Task objective
A word-for-word restatement of all the records is the required answer.

Provided records
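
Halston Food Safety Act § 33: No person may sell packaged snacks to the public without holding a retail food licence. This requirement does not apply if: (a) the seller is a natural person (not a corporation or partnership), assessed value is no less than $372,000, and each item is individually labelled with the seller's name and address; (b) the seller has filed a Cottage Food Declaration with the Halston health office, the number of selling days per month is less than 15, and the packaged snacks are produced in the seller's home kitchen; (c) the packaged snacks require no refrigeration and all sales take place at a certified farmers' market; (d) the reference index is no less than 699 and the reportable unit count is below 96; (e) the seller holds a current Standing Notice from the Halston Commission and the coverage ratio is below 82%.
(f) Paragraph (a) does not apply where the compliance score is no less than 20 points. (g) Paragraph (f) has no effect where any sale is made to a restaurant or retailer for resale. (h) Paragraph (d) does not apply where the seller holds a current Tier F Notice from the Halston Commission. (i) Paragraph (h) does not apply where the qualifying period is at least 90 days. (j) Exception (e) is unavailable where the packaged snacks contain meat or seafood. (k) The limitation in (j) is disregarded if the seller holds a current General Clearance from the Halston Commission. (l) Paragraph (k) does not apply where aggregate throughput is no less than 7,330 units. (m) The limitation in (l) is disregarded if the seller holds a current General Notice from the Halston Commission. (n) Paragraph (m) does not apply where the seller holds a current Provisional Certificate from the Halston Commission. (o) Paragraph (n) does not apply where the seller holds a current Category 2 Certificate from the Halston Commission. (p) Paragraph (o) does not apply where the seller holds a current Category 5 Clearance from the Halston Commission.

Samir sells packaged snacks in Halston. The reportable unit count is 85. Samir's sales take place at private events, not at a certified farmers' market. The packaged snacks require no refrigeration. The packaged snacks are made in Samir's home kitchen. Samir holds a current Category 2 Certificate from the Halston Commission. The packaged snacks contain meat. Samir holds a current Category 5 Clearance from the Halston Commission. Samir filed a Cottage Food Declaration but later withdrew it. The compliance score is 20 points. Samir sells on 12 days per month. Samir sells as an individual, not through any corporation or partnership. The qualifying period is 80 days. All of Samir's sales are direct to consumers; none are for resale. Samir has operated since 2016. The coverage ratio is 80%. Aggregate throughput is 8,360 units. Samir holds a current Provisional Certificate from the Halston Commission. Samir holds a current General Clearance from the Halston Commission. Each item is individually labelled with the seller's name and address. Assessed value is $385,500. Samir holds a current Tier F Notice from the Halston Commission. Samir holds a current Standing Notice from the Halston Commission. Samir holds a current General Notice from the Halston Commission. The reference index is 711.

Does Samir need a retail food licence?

Exception (a)'s conditions are all satisfied: the seller is a natural person; assessed value is $385,500, meeting the $372,000 threshold; items are individually labelled. However, paragraphs (f)–(g) must be considered: (f) is triggered — the compliance score is 20 points, meeting the 20 points threshold. (g) is not engaged (no sales are for resale), so (f) stands. (a) is therefore removed.
Exception (b) fails — the Cottage Food Declaration was withdrawn.
Exception (c) requires that all sales take place at a certified farmers' market; but sales are at private events, not a certified farmers' market, so (c) is unavailable.
Exception (d): the reference index is 711, meeting the 699 threshold; the reportable unit count is 85, below the 96 limit — every condition holds. Turning to paragraphs (h)–(i): (h) applies — a current Tier F Notice is held. (i), which would lift (h), is inapplicable — the qualifying period is 80 days, short of 90 days. So (d) is unavailable.
Exception (e): a current Standing Notice is held; the coverage ratio is 80%, below the 82% limit — every condition holds. However, paragraphs (j)–(p) must be considered: (j) operates against (e): the packaged snacks contain meat. (k) operates (a current General Clearance is held), but is overridden by (l): (l) operates against (k): aggregate throughput is 8,360 units, meeting the 7,330 units threshold. (m) operates (a current General Notice is held), but is overridden by (n): (n) operates against (m): a current Provisional Certificate is held. (o) would limit (n) — a current Category 2 Certificate is held — but (p) sets (o) aside: (p) operates against (o): a current Category 5 Clearance is held. (e) is therefore removed.
None of the exceptions is available; § 33 applies in full.

Yes — Samir must hold a retail food licence.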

Task output
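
Halston Food Safety Act § 33: No person may sell packaged snacks to the public without holding a retail food licence. This requirement does not apply if: (a) the seller is a natural person (not a corporation or partnership), assessed value is no less than $372,000, and each item is individually labelled with the seller's name and address; (b) the seller has filed a Cottage Food Declaration with the Halston health office, the number of selling days per month is less than 15, and the packaged snacks are produced in the seller's home kitchen; (c) the packaged snacks require no refrigeration and all sales take place at a certified farmers' market; (d) the reference index is no less than 699 and the reportable unit count is below 96; (e) the seller holds a current Standing Notice from the Halston Commission and the coverage ratio is below 82%.
(f) Paragraph (a) does not apply where the compliance score is no less than 20 points. (g) Paragraph (f) has no effect where any sale is made to a restaurant or retailer for resale. (h) Paragraph (d) does not apply where the seller holds a current Tier F Notice from the Halston Commission. (i) Paragraph (h) does not apply where the qualifying period is at least 90 days. (j) Exception (e) is unavailable where the packaged snacks contain meat or seafood. (k) The limitation in (j) is disregarded if the seller holds a current General Clearance from the Halston Commission. (l) Paragraph (k) does not apply where aggregate throughput is no less than 7,330 units. (m) The limitation in (l) is disregarded if the seller holds a current General Notice from the Halston Commission. (n) Paragraph (m) does not apply where the seller holds a current Provisional Certificate from the Halston Commission. (o) Paragraph (n) does not apply where the seller holds a current Category 2 Certificate from the Halston Commission. (p) Paragraph (o) does not apply where the seller holds a current Category 5 Clearance from the Halston Commission.

Samir sells packaged snacks in Halston. The reportable unit count is 85. Samir's sales take place at private events, not at a certified farmers' market. The packaged snacks require no refrigeration. The packaged snacks are made in Samir's home kitchen. Samir holds a current Category 2 Certificate from the Halston Commission. The packaged snacks contain meat. Samir holds a current Category 5 Clearance from the Halston Commission. Samir filed a Cottage Food Declaration but later withdrew it. The compliance score is 20 points. Samir sells on 12 days per month. Samir sells as an individual, not through any corporation or partnership. The qualifying period is 80 days. All of Samir's sales are direct to consumers; none are for resale. Samir has operated since 2016. The coverage ratio is 80%. Aggregate throughput is 8,360 units. Samir holds a current Provisional Certificate from the Halston Commission. Samir holds a current General Clearance from the Halston Commission. Each item is individually labelled with the seller's name and address. Assessed value is $385,500. Samir holds a current Tier F Notice from the Halston Commission. Samir holds a current Standing Notice from the Halston Commission. Samir holds a current General Notice from the Halston Commission. The reference index is 711.

Does Samir need a retail food licence?

Exception (a)'s conditions are all satisfied: the seller is a natural person; assessed value is $385,500, meeting the $372,000 threshold; items are individually labelled. However, paragraphs (f)–(g) must be considered: (f) is triggered — the compliance score is 20 points, meeting the 20 points threshold. (g) is not engaged (no sales are for resale), so (f) stands. (a) is therefore removed.
Exception (b) fails — the Cottage Food Declaration was withdrawn.
Exception (c) requires that all sales take place at a certified farmers' market; but sales are at private events, not a certified farmers' market, so (c) is unavailable.
Exception (d): the reference index is 711, meeting the 699 threshold; the reportable unit count is 85, below the 96 limit — every condition holds. Turning to paragraphs (h)–(i): (h) applies — a current Tier F Notice is held. (i), which would lift (h), is inapplicable — the qualifying period is 80 days, short of 90 days. So (d) is unavailable.
Exception (e): a current Standing Notice is held; the coverage ratio is 80%, below the 82% limit — every condition holds. However, paragraphs (j)–(p) must be considered: (j) operates against (e): the packaged snacks contain meat. (k) operates (a current General Clearance is held), but is overridden by (l): (l) operates against (k): aggregate throughput is 8,360 units, meeting the 7,330 units threshold. (m) operates (a current General Notice is held), but is overridden by (n): (n) operates against (m): a current Provisional Certificate is held. (o) would limit (n) — a current Category 2 Certificate is held — but (p) sets (o) aside: (p) operates against (o): a current Category 5 Clearance is held. (e) is therefore removed.
None of the exceptions is available; § 33 applies in full.

Yes — Samir must hold a retail food licence.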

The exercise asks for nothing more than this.